YOUR OBJECTIVE ::
Find every line of the records that has "file" and return it.

[Stored data]
▽
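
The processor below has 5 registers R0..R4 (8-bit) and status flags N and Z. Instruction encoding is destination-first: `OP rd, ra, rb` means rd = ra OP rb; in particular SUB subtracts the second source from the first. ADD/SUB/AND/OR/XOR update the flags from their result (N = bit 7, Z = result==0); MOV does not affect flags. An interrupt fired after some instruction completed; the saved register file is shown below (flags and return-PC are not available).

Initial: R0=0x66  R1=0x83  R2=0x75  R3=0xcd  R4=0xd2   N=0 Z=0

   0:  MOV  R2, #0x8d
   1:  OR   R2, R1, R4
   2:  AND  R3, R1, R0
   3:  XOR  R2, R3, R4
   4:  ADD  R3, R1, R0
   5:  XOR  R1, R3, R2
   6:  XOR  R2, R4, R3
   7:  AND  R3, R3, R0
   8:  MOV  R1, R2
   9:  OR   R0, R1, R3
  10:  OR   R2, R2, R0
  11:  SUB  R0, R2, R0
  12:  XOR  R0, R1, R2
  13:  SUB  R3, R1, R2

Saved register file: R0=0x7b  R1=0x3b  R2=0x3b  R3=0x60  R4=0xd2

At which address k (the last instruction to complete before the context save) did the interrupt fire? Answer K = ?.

K = 9

after  0: R0=0x66 R1=0x83 R2=0x8d R3=0xcd R4=0xd2  N=0 Z=0
after  1: R0=0x66 R1=0x83 R2=0xd3 R3=0xcd R4=0xd2  N=1 Z=0
after  2: R0=0x66 R1=0x83 R2=0xd3 R3=0x02 R4=0xd2  N=0 Z=0
after  3: R0=0x66 R1=0x83 R2=0xd0 R3=0x02 R4=0xd2  N=1 Z=0
after  4: R0=0x66 R1=0x83 R2=0xd0 R3=0xe9 R4=0xd2  N=1 Z=0
after  5: R0=0x66 R1=0x39 R2=0xd0 R3=0xe9 R4=0xd2  N=0 Z=0
after  6: R0=0x66 R1=0x39 R2=0x3b R3=0xe9 R4=0xd2  N=0 Z=0
after  7: R0=0x66 R1=0x39 R2=0x3b R3=0x60 R4=0xd2  N=0 Z=0
after  8: R0=0x66 R1=0x3b R2=0x3b R3=0x60 R4=0xd2  N=0 Z=0
after  9: R0=0x7b R1=0x3b R2=0x3b R3=0x60 R4=0xd2  N=0 Z=0
-- IRQ taken; context saved, return-PC = 10 --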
△
TASK RESULT ::
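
The processor below has 5 registers R0..R4 (8-bit) and status flags N and Z. Instruction encoding is destination-first: `OP rd, ra, rb` means rd = ra OP rb; in particular SUB subtracts the second source from the first. ADD/SUB/AND/OR/XOR update the flags from their result (N = bit 7, Z = result==0); MOV does not affect flags. An interrupt fired after some instruction completed; the saved register file is shown below (flags and return-PC are not available).
Saved register file: R0=0x7b  R1=0x3b  R2=0x3b  R3=0x60  R4=0xd2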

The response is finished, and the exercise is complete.